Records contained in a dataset
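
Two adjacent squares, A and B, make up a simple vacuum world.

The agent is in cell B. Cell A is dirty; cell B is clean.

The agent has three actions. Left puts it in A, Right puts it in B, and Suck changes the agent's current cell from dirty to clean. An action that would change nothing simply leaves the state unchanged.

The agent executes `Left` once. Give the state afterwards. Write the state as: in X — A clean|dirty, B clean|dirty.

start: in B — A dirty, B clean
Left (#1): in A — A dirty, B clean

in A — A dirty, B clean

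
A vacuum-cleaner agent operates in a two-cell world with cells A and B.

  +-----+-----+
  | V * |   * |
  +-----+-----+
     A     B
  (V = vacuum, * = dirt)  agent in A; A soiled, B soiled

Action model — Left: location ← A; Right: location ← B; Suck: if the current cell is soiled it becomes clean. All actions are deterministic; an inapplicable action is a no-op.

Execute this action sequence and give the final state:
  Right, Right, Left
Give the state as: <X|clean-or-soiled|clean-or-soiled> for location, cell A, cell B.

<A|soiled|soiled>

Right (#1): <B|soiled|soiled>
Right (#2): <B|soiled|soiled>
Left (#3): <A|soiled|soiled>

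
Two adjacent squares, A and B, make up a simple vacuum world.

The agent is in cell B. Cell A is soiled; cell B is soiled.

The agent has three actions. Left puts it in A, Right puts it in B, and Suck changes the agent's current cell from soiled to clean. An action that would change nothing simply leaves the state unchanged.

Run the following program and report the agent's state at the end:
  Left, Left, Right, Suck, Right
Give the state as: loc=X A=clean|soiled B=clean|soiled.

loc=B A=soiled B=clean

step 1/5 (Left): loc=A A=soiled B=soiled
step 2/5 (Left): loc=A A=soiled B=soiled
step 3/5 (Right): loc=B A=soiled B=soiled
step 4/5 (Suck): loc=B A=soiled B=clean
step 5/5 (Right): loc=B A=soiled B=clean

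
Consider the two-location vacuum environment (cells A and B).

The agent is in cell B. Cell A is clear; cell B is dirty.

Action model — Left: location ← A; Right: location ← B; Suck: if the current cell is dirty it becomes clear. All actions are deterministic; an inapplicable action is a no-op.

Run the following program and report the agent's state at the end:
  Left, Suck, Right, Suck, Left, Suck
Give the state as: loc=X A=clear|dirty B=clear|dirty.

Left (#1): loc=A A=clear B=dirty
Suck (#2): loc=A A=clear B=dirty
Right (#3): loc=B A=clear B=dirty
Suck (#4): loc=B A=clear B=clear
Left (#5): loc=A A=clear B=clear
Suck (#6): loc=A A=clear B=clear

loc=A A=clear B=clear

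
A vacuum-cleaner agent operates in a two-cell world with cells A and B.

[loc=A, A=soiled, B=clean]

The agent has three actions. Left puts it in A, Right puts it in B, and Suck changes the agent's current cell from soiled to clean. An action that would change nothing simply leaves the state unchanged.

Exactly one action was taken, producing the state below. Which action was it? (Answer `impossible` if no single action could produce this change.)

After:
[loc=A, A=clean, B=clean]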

Exercise requirements:
Each line above that contains the word "this" must be copied.

The completed task:
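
Execute this action sequence and give the final state:
Exactly one action was taken, producing the state below. Which action was it? (Answer `impossible` if no single action could produce this change.)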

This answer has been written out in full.